(Raw data):
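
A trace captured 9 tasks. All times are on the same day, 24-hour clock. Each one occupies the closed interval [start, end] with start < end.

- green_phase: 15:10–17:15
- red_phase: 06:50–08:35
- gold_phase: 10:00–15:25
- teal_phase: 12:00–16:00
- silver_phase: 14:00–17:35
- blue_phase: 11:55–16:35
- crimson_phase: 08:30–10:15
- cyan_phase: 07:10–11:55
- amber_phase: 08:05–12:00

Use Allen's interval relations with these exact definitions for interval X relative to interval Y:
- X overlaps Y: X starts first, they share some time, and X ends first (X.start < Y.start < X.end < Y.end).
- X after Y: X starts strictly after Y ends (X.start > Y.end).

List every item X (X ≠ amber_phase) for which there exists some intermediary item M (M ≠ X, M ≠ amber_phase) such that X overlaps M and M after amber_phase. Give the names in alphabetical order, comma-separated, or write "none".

blue_phase, gold_phase, teal_phase

Target amber_phase = [08:05, 12:00].
Intermediaries M with M after amber_phase: green_phase, silver_phase.
Via green_phase — items with X overlaps green_phase: blue_phase, gold_phase, teal_phase.
Via silver_phase — items with X overlaps silver_phase: blue_phase, gold_phase, teal_phase.
Union: blue_phase, gold_phase, teal_phase.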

(Work to complete): Output the entire listing exactly, including each line.

(Worked solution):
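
A trace captured 9 tasks. All times are on the same day, 24-hour clock. Each one occupies the closed interval [start, end] with start < end.

- green_phase: 15:10–17:15
- red_phase: 06:50–08:35
- gold_phase: 10:00–15:25
- teal_phase: 12:00–16:00
- silver_phase: 14:00–17:35
- blue_phase: 11:55–16:35
- crimson_phase: 08:30–10:15
- cyan_phase: 07:10–11:55
- amber_phase: 08:05–12:00

Use Allen's interval relations with these exact definitions for interval X relative to interval Y:
- X overlaps Y: X starts first, they share some time, and X ends first (X.start < Y.start < X.end < Y.end).
- X after Y: X starts strictly after Y ends (X.start > Y.end).

List every item X (X ≠ amber_phase) for which there exists some intermediary item M (M ≠ X, M ≠ amber_phase) such that X overlaps M and M after amber_phase. Give the names in alphabetical order, comma-separated, or write "none".

blue_phase, gold_phase, teal_phase

Target amber_phase = [08:05, 12:00].
Intermediaries M with M after amber_phase: green_phase, silver_phase.
Via green_phase — items with X overlaps green_phase: blue_phase, gold_phase, teal_phase.
Via silver_phase — items with X overlaps silver_phase: blue_phase, gold_phase, teal_phase.
Union: blue_phase, gold_phase, teal_phase.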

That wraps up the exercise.